══ GIVEN DATA

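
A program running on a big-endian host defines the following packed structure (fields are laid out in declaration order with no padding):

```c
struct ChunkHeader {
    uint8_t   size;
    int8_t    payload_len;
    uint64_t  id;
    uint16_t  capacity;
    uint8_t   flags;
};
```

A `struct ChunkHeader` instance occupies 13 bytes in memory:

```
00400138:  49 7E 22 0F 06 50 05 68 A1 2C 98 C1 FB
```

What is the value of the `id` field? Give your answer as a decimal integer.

`id` follows `size` (1 B), `payload_len` (1 B), so it starts at offset 1 + 1 = 2 and occupies 8 bytes.
Bytes at offsets 2..9: 22 0F 06 50 05 68 A1 2C.
Big-endian stores the most-significant byte at the lowest address.
The bytes are already most-significant first: 0x220F06500568A12C.
0x220F06500568A12C = 2454187262698103084.

2454187262698103084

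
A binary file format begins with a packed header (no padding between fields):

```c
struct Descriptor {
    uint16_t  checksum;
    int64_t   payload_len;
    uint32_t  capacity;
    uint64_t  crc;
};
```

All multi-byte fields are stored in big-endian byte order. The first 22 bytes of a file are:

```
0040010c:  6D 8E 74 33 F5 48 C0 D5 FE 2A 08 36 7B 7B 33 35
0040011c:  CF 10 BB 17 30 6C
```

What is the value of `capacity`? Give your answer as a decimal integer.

137788283

`capacity` follows `checksum` (2 B), `payload_len` (8 B), so it starts at offset 2 + 8 = 10 and occupies 4 bytes.
Bytes at offsets 10..13: 08 36 7B 7B.
In big-endian order the high byte comes first in memory.
The bytes are already most-significant first: 0x08367B7B.
0x08367B7B = 137788283.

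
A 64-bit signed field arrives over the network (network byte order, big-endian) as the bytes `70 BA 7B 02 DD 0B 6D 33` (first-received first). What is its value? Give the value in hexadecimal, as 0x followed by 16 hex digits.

0x70BA7B02DD0B6D33

Big-endian stores the most-significant byte at the lowest address.
The bytes are already most-significant first: 0x70BA7B02DD0B6D33.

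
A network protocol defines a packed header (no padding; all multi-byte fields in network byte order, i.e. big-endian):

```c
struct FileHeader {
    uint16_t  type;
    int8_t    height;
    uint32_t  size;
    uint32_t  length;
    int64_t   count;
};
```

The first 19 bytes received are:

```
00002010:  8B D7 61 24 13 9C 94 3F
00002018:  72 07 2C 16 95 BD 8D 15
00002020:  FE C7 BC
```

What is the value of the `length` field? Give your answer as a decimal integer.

`length` follows `type` (2 B), `height` (1 B), `size` (4 B), so it starts at offset 2 + 1 + 4 = 7 and occupies 4 bytes.
Bytes at offsets 7..10: 3F 72 07 2C.
Big-endian stores the most-significant byte at the lowest address.
The bytes are already most-significant first: 0x3F72072C.
0x3F72072C = 1064437548.

1064437548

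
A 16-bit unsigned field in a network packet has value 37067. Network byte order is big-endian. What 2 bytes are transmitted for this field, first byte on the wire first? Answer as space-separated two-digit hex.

37067 in hexadecimal, padded to 16 bits, is 0x90CB.
Split into bytes (most-significant first): 90 CB.
Big-endian stores the most-significant byte at the lowest address.
So the memory order matches the most-significant-first order: 90 CB.

90 CB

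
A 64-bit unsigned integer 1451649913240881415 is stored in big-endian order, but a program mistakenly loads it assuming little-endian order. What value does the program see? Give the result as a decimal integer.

507204339816408340

1451649913240881415 in 64-bit hexadecimal is 0x14254BE7A8F30907.
Stored big-endian, the bytes at ascending addresses are 14 25 4B E7 A8 F3 09 07.
Read back as little-endian, the first byte is least significant, giving 0x0709F3A8E74B2514.
0x0709F3A8E74B2514 = 507204339816408340.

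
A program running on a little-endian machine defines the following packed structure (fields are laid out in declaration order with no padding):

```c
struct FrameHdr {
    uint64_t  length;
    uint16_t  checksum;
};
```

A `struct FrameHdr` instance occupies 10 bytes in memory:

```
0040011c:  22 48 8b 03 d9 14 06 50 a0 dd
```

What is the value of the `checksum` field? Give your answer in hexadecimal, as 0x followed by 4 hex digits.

`checksum` follows `length` (8 bytes), so it starts at byte offset 8 and occupies 2 bytes.
Bytes at offsets 8..9: A0 DD.
In little-endian order the low byte comes first in memory.
Reassemble most-significant byte first: DD A0 → 0xDDA0.

0xDDA0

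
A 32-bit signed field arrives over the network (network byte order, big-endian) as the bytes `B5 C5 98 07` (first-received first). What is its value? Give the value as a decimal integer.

Big-endian: lowest address holds the most-significant byte.
The bytes are already most-significant first: 0xB5C59807.
Top bit is set, so as a signed 32-bit value this is 0xB5C59807 − 2^32 = -1245341689.

-1245341689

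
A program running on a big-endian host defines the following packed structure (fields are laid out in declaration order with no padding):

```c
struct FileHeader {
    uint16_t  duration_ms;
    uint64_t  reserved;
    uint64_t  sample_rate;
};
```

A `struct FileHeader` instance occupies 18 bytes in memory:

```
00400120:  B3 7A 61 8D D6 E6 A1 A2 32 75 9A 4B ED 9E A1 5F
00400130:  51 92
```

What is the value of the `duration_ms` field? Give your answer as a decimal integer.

45946

`duration_ms` is the first field, at byte offset 0, occupying 2 bytes.
Bytes at offsets 0..1: B3 7A.
Big-endian stores the most-significant byte at the lowest address.
The bytes are already most-significant first: 0xB37A.
0xB37A = 45946.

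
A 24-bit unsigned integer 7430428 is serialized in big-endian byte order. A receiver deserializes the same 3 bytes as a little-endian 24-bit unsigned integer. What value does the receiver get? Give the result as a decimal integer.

1859953

7430428 in 24-bit hexadecimal is 0x71611C.
Stored big-endian, the bytes at ascending addresses are 71 61 1C.
Read back as little-endian, the first byte is least significant, giving 0x1C6171.
0x1C6171 = 1859953.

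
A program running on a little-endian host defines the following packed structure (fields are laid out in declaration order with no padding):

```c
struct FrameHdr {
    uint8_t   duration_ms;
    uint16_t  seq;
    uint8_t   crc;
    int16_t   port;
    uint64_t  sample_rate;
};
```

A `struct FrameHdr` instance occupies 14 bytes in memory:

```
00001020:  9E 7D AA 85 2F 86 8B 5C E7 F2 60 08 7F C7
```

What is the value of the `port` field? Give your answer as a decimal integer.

`port` follows `duration_ms` (1 B), `seq` (2 B), `crc` (1 B), so it starts at offset 1 + 2 + 1 = 4 and occupies 2 bytes.
Bytes at offsets 4..5: 2F 86.
In little-endian order the low byte comes first in memory.
Reassemble most-significant byte first: 86 2F → 0x862F.
Top bit is set, so as a signed 16-bit value this is 0x862F − 2^16 = -31185.

-31185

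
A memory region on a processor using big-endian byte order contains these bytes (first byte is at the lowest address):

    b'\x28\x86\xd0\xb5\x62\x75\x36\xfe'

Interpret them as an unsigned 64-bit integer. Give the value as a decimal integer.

Big-endian: lowest address holds the most-significant byte.
The bytes are already most-significant first: 0x2886D0B5627536FE.
0x2886D0B5627536FE = 2920250885855852286.

2920250885855852286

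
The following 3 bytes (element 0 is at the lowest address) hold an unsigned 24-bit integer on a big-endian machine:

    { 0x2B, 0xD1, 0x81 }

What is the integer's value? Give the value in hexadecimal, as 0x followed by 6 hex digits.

Big-endian: lowest address holds the most-significant byte.
The bytes are already most-significant first: 0x2BD181.

0x2BD181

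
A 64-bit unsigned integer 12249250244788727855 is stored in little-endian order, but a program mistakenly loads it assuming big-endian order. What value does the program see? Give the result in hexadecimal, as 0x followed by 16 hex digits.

0x2FB07FC53214FEA9

12249250244788727855 in 64-bit hexadecimal is 0xA9FE1432C57FB02F.
Stored little-endian, the bytes at ascending addresses are 2F B0 7F C5 32 14 FE A9.
Read back as big-endian, the last byte is least significant, giving 0x2FB07FC53214FEA9.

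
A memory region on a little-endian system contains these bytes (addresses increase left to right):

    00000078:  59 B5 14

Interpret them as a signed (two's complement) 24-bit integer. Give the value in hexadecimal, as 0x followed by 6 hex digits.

Little-endian stores the least-significant byte at the lowest address.
Reassemble most-significant byte first: 14 B5 59 → 0x14B559.

0x14B559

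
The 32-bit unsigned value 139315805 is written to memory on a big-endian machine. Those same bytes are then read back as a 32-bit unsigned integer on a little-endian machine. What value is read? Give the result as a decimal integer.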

════

■ **DIRECTIONS FOR THIS TASK**: Across the data, pull every line containing the string "machine".

■ **OUTPUT FOR THIS EXERCISE**:
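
A program running on a little-endian machine defines the following packed structure (fields are laid out in declaration order with no padding):
The following 3 bytes (element 0 is at the lowest address) hold an unsigned 24-bit integer on a big-endian machine:
The 32-bit unsigned value 139315805 is written to memory on a big-endian machine. Those same bytes are then read back as a 32-bit unsigned integer on a little-endian machine. What value is read? Give the result as a decimal integer.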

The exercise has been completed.